What the task asks:
When you answer, give every record back exactly as written.

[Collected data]
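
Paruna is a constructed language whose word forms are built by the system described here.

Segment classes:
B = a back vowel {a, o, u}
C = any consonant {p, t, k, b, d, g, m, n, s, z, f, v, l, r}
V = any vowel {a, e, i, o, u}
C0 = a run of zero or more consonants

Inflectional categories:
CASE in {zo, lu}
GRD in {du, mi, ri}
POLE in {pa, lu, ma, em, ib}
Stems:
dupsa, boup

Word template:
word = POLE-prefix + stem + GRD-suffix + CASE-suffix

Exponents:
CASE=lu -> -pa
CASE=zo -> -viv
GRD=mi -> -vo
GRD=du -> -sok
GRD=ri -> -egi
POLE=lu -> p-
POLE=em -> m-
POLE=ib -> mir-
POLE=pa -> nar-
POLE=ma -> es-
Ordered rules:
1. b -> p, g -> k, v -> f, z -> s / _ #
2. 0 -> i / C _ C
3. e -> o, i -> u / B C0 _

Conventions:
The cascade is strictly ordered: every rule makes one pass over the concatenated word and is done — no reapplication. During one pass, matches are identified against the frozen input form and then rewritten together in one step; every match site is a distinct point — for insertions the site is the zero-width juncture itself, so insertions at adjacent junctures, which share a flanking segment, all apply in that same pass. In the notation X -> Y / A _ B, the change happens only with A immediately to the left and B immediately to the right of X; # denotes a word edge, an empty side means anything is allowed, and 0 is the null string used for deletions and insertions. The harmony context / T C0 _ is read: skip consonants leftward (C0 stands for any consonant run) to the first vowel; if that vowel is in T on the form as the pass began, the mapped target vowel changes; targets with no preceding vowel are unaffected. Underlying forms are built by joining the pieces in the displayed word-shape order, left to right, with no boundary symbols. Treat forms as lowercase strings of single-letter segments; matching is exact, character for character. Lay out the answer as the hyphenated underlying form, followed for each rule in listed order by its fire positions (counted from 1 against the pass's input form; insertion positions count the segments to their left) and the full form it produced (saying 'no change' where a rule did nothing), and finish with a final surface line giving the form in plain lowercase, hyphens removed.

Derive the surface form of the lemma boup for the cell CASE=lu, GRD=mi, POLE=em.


underlying: m-boup-vo-pa
1. b -> p, g -> k, v -> f, z -> s / _ #: no change
2. 0 -> i / C _ C: inserts after position(s) 1, 5: miboupivopa
3. e -> o, i -> u / B C0 _: fires at position(s) 7: miboupuvopa
surface: miboupuvopa


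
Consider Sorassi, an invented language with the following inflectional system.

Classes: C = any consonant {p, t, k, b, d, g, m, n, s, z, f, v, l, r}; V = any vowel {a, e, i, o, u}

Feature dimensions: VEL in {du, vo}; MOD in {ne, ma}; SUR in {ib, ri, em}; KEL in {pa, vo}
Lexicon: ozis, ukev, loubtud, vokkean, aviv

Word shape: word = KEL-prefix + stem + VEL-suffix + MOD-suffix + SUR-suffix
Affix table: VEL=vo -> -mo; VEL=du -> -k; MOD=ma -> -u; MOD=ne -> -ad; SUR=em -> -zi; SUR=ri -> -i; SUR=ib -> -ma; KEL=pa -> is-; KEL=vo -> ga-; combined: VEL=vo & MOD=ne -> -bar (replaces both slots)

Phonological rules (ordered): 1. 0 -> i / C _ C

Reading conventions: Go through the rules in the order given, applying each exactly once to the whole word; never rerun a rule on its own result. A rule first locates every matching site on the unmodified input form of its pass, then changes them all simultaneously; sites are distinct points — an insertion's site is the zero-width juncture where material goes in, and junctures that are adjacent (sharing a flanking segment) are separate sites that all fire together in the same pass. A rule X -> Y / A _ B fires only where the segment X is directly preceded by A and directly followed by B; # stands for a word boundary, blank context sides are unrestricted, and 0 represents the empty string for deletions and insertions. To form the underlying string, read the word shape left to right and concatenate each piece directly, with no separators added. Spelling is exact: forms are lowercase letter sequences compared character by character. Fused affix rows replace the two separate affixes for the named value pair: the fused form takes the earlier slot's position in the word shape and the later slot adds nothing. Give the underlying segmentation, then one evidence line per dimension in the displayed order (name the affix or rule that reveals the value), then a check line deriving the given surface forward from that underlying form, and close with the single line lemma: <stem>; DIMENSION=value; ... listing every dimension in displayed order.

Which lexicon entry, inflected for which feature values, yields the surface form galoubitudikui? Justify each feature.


underlying: ga-loubtud-k-u-i
VEL=du - signalled by the affix -k
MOD=ma - signalled by the affix -u
SUR=ri - signalled by the affix -i
KEL=vo - signalled by the affix ga-
check: galoubtudkui -> galoubitudikui
lemma: loubtud; VEL=du; MOD=ma; SUR=ri; KEL=vo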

Answer to this task:
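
Paruna is a constructed language whose word forms are built by the system described here.

Segment classes:
B = a back vowel {a, o, u}
C = any consonant {p, t, k, b, d, g, m, n, s, z, f, v, l, r}
V = any vowel {a, e, i, o, u}
C0 = a run of zero or more consonants

Inflectional categories:
CASE in {zo, lu}
GRD in {du, mi, ri}
POLE in {pa, lu, ma, em, ib}
Stems:
dupsa, boup

Word template:
word = POLE-prefix + stem + GRD-suffix + CASE-suffix

Exponents:
CASE=lu -> -pa
CASE=zo -> -viv
GRD=mi -> -vo
GRD=du -> -sok
GRD=ri -> -egi
POLE=lu -> p-
POLE=em -> m-
POLE=ib -> mir-
POLE=pa -> nar-
POLE=ma -> es-
Ordered rules:
1. b -> p, g -> k, v -> f, z -> s / _ #
2. 0 -> i / C _ C
3. e -> o, i -> u / B C0 _

Conventions:
The cascade is strictly ordered: every rule makes one pass over the concatenated word and is done — no reapplication. During one pass, matches are identified against the frozen input form and then rewritten together in one step; every match site is a distinct point — for insertions the site is the zero-width juncture itself, so insertions at adjacent junctures, which share a flanking segment, all apply in that same pass. In the notation X -> Y / A _ B, the change happens only with A immediately to the left and B immediately to the right of X; # denotes a word edge, an empty side means anything is allowed, and 0 is the null string used for deletions and insertions. The harmony context / T C0 _ is read: skip consonants leftward (C0 stands for any consonant run) to the first vowel; if that vowel is in T on the form as the pass began, the mapped target vowel changes; targets with no preceding vowel are unaffected. Underlying forms are built by joining the pieces in the displayed word-shape order, left to right, with no boundary symbols. Treat forms as lowercase strings of single-letter segments; matching is exact, character for character. Lay out the answer as the hyphenated underlying form, followed for each rule in listed order by its fire positions (counted from 1 against the pass's input form; insertion positions count the segments to their left) and the full form it produced (saying 'no change' where a rule did nothing), and finish with a final surface line giving the form in plain lowercase, hyphens removed.

Derive the surface form of the lemma boup for the cell CASE=lu, GRD=mi, POLE=em.


underlying: m-boup-vo-pa
1. b -> p, g -> k, v -> f, z -> s / _ #: no change
2. 0 -> i / C _ C: inserts after position(s) 1, 5: miboupivopa
3. e -> o, i -> u / B C0 _: fires at position(s) 7: miboupuvopa
surface: miboupuvopa


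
Consider Sorassi, an invented language with the following inflectional system.

Classes: C = any consonant {p, t, k, b, d, g, m, n, s, z, f, v, l, r}; V = any vowel {a, e, i, o, u}

Feature dimensions: VEL in {du, vo}; MOD in {ne, ma}; SUR in {ib, ri, em}; KEL in {pa, vo}
Lexicon: ozis, ukev, loubtud, vokkean, aviv

Word shape: word = KEL-prefix + stem + VEL-suffix + MOD-suffix + SUR-suffix
Affix table: VEL=vo -> -mo; VEL=du -> -k; MOD=ma -> -u; MOD=ne -> -ad; SUR=em -> -zi; SUR=ri -> -i; SUR=ib -> -ma; KEL=pa -> is-; KEL=vo -> ga-; combined: VEL=vo & MOD=ne -> -bar (replaces both slots)

Phonological rules (ordered): 1. 0 -> i / C _ C

Reading conventions: Go through the rules in the order given, applying each exactly once to the whole word; never rerun a rule on its own result. A rule first locates every matching site on the unmodified input form of its pass, then changes them all simultaneously; sites are distinct points — an insertion's site is the zero-width juncture where material goes in, and junctures that are adjacent (sharing a flanking segment) are separate sites that all fire together in the same pass. A rule X -> Y / A _ B fires only where the segment X is directly preceded by A and directly followed by B; # stands for a word boundary, blank context sides are unrestricted, and 0 represents the empty string for deletions and insertions. To form the underlying string, read the word shape left to right and concatenate each piece directly, with no separators added. Spelling is exact: forms are lowercase letter sequences compared character by character. Fused affix rows replace the two separate affixes for the named value pair: the fused form takes the earlier slot's position in the word shape and the later slot adds nothing. Give the underlying segmentation, then one evidence line per dimension in the displayed order (name the affix or rule that reveals the value), then a check line deriving the given surface forward from that underlying form, and close with the single line lemma: <stem>; DIMENSION=value; ... listing every dimension in displayed order.

Which lexicon entry, inflected for which feature values, yields the surface form galoubitudikui? Justify each feature.


underlying: ga-loubtud-k-u-i
VEL=du - signalled by the affix -k
MOD=ma - signalled by the affix -u
SUR=ri - signalled by the affix -i
KEL=vo - signalled by the affix ga-
check: galoubtudkui -> galoubitudikui
lemma: loubtud; VEL=du; MOD=ma; SUR=ri; KEL=vo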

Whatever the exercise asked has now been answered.